> Task statement
Quote the listing below word for word, stopping after the line that contains "At beat 18: which".

-*-

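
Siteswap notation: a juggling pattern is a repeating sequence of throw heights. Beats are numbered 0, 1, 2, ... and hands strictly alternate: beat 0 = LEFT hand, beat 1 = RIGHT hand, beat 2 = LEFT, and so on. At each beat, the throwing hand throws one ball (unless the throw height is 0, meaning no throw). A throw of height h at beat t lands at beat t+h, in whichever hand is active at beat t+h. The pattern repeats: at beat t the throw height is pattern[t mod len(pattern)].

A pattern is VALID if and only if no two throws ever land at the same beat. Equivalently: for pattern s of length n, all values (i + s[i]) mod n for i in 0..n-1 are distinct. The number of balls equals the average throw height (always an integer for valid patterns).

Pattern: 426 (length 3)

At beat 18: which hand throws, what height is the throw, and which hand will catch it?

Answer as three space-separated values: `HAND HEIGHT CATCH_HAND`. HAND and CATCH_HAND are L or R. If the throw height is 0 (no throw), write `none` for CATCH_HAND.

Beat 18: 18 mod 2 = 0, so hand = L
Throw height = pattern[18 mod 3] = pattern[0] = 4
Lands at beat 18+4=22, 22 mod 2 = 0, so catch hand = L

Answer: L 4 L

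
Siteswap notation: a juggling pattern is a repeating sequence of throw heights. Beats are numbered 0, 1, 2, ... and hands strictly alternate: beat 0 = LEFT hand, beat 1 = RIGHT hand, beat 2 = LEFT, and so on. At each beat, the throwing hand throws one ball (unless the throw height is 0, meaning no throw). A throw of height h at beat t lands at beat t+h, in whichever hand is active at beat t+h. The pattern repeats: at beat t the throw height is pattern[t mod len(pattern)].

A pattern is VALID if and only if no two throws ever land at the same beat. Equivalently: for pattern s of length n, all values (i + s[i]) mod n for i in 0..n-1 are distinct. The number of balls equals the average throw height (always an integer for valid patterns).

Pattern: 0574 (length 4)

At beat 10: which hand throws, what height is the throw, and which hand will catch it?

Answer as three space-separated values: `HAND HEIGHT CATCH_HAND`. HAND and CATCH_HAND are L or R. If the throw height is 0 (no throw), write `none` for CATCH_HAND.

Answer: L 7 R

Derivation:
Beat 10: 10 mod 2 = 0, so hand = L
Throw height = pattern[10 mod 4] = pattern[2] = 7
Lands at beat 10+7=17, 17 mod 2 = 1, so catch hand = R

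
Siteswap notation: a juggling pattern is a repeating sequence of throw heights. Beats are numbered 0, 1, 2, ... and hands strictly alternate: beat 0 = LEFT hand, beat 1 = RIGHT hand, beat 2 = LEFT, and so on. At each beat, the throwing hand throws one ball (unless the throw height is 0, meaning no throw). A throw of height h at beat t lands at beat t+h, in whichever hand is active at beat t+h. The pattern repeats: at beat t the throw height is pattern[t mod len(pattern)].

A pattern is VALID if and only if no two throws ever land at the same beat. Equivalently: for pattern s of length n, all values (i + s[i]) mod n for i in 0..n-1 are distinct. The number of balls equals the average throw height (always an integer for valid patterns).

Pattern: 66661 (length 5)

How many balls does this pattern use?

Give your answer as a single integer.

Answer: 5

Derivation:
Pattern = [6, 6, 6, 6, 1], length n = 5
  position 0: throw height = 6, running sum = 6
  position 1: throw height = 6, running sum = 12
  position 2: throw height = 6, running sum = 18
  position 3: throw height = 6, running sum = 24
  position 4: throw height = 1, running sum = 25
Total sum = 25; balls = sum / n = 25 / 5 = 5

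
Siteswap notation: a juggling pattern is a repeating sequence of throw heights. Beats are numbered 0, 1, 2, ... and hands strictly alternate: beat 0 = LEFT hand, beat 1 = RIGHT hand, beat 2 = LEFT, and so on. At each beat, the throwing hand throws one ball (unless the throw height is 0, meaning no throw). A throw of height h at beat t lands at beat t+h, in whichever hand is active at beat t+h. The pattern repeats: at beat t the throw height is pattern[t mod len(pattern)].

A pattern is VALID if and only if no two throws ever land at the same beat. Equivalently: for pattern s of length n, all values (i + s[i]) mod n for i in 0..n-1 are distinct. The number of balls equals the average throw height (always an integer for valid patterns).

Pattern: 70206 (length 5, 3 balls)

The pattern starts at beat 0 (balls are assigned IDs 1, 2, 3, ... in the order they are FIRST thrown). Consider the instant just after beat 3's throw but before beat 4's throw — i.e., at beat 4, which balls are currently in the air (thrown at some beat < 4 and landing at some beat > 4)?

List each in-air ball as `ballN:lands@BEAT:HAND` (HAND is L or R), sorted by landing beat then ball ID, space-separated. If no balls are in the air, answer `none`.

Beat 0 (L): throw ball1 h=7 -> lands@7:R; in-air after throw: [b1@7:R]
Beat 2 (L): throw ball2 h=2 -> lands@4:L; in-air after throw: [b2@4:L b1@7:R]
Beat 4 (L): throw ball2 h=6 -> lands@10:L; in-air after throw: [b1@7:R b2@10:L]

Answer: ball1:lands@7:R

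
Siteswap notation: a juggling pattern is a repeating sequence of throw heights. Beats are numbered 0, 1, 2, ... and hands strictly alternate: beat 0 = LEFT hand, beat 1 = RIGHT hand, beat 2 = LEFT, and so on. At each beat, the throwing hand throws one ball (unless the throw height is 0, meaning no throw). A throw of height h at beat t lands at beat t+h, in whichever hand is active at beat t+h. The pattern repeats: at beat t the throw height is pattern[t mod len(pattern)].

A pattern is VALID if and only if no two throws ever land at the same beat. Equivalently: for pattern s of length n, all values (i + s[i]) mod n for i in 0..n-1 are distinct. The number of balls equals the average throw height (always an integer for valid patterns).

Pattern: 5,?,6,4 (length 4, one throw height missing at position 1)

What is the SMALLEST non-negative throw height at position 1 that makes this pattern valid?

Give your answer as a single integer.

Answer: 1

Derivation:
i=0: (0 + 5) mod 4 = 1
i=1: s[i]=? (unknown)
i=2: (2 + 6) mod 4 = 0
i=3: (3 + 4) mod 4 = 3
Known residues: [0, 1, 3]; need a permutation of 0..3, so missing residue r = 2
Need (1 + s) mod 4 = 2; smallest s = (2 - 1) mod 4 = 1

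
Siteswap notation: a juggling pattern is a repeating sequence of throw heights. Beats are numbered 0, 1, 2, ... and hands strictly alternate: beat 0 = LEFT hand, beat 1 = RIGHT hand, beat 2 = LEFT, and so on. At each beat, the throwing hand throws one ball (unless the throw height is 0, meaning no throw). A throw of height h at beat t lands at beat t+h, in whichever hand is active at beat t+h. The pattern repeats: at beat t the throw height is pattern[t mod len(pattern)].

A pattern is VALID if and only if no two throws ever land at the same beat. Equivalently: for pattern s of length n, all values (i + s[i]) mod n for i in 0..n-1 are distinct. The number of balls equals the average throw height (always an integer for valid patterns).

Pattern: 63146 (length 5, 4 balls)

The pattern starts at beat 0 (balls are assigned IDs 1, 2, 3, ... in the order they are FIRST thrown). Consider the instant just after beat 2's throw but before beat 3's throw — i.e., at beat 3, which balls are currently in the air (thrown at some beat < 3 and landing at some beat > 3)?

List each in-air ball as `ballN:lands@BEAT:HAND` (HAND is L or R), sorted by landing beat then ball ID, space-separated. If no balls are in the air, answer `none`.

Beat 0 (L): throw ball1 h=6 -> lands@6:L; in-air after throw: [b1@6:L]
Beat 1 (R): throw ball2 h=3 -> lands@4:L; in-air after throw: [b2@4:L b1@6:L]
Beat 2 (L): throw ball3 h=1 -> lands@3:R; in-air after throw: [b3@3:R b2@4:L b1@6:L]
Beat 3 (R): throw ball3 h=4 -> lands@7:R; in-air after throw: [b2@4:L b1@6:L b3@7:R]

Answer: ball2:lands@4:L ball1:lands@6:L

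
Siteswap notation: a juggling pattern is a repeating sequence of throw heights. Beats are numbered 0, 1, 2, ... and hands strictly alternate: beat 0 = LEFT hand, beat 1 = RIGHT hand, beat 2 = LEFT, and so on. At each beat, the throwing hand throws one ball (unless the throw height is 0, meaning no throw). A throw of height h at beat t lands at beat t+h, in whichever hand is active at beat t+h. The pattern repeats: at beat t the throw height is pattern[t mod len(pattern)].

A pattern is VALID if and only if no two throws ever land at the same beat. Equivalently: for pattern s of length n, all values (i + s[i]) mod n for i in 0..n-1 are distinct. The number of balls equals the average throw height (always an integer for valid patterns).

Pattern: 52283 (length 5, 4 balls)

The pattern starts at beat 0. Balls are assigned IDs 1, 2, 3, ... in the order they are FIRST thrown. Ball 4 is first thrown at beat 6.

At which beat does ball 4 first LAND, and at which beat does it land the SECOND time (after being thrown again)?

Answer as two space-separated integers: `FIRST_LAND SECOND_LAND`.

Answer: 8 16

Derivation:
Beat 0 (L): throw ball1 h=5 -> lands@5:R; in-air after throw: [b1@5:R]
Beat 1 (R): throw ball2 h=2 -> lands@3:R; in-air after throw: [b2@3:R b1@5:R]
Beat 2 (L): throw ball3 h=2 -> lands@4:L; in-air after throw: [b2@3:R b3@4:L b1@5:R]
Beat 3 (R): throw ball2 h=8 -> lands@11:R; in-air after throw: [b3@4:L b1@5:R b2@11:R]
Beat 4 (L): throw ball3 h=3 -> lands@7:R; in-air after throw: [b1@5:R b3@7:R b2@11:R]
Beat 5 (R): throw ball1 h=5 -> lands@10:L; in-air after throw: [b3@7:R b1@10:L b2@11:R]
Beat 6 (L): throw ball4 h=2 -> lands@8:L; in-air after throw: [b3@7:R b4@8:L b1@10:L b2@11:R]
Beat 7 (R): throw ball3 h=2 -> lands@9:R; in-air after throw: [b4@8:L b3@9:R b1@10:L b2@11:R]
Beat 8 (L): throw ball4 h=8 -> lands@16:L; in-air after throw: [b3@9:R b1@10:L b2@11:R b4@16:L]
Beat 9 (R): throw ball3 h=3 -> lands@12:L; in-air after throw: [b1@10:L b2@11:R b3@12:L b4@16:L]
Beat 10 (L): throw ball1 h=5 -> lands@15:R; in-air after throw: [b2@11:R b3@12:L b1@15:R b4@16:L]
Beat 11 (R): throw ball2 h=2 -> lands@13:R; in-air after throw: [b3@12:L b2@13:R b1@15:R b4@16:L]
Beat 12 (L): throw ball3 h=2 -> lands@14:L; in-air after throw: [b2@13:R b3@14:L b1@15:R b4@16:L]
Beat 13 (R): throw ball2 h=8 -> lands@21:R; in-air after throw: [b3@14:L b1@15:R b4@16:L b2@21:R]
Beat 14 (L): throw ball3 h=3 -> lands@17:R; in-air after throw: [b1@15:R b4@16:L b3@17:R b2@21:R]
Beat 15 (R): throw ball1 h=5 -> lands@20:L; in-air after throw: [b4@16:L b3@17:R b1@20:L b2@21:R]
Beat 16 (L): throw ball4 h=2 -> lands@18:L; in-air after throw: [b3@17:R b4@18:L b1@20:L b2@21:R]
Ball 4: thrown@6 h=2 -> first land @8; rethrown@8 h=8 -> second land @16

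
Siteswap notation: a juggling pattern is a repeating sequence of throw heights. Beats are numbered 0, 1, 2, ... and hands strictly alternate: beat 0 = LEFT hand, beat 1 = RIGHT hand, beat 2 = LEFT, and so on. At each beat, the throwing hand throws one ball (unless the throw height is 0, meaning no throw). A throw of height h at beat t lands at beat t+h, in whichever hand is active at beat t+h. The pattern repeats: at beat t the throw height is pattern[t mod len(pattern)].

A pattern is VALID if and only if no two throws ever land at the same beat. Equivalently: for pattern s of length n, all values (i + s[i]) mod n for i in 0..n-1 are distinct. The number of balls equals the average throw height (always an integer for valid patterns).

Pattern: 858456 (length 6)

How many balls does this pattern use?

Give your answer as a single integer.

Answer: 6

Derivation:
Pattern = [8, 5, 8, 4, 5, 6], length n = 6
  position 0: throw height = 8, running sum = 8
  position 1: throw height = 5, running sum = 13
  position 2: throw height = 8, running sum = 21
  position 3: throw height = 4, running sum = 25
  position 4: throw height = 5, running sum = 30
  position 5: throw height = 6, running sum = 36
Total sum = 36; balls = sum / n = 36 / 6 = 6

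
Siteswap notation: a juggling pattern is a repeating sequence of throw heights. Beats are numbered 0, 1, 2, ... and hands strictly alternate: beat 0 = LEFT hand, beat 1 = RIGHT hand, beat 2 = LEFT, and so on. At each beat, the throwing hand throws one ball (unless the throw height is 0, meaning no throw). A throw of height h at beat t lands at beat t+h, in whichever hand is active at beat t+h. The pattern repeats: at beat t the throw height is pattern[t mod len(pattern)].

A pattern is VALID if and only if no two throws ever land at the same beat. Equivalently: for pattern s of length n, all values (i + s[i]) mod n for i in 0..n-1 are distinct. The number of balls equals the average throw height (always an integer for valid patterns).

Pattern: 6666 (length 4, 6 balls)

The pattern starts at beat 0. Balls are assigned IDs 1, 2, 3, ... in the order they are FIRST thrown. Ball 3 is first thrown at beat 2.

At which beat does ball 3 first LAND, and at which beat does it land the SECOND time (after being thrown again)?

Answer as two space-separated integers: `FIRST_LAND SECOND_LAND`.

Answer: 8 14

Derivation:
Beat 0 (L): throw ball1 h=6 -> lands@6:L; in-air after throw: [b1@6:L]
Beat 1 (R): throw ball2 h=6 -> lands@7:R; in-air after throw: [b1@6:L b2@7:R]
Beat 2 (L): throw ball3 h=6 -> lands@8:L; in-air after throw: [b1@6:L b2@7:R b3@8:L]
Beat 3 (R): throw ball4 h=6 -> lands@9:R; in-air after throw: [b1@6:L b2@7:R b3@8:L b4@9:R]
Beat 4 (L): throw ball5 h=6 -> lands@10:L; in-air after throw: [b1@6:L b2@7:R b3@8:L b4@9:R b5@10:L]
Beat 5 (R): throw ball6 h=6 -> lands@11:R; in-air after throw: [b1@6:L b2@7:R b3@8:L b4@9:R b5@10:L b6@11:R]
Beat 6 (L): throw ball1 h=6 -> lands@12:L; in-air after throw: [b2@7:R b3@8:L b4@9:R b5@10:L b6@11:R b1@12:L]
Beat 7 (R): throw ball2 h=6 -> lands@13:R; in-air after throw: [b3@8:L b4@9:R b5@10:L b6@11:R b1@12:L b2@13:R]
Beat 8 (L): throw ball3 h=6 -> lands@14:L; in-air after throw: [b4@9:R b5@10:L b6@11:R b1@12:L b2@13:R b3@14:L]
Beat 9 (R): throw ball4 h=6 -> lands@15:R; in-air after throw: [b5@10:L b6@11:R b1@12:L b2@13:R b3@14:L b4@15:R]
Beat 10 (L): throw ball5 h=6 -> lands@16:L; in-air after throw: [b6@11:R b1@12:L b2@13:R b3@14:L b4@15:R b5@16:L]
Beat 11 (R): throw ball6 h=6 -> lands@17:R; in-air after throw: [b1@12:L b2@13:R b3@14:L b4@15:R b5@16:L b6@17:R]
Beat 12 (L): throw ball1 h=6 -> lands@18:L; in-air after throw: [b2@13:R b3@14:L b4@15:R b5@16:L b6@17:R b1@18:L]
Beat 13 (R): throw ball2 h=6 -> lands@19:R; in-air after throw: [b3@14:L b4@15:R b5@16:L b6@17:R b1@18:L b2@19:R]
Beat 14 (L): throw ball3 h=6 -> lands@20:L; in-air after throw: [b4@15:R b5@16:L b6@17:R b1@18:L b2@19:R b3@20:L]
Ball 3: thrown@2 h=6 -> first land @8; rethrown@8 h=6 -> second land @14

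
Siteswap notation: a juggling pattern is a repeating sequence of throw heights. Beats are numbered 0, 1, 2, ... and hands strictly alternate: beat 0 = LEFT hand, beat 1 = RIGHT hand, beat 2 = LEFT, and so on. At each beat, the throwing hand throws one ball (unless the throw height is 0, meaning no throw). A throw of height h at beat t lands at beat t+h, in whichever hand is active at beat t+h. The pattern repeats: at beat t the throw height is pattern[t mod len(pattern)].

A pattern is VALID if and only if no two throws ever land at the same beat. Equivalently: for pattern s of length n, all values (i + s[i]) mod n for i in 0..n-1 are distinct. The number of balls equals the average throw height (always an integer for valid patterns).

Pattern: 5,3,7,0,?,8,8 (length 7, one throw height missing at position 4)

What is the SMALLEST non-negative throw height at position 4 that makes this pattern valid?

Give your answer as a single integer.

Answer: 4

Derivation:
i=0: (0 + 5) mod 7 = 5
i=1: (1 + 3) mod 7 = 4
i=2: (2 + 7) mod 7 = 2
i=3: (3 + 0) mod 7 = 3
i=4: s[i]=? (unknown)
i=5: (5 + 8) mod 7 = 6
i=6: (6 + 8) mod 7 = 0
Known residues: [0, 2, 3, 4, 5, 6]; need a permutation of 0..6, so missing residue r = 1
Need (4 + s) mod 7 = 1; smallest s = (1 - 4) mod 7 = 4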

-*-

> Result below
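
Siteswap notation: a juggling pattern is a repeating sequence of throw heights. Beats are numbered 0, 1, 2, ... and hands strictly alternate: beat 0 = LEFT hand, beat 1 = RIGHT hand, beat 2 = LEFT, and so on. At each beat, the throwing hand throws one ball (unless the throw height is 0, meaning no throw). A throw of height h at beat t lands at beat t+h, in whichever hand is active at beat t+h. The pattern repeats: at beat t the throw height is pattern[t mod len(pattern)].

A pattern is VALID if and only if no two throws ever land at the same beat. Equivalently: for pattern s of length n, all values (i + s[i]) mod n for i in 0..n-1 are distinct. The number of balls equals the average throw height (always an integer for valid patterns).

Pattern: 426 (length 3)

At beat 18: which hand throws, what height is the throw, and which hand will catch it?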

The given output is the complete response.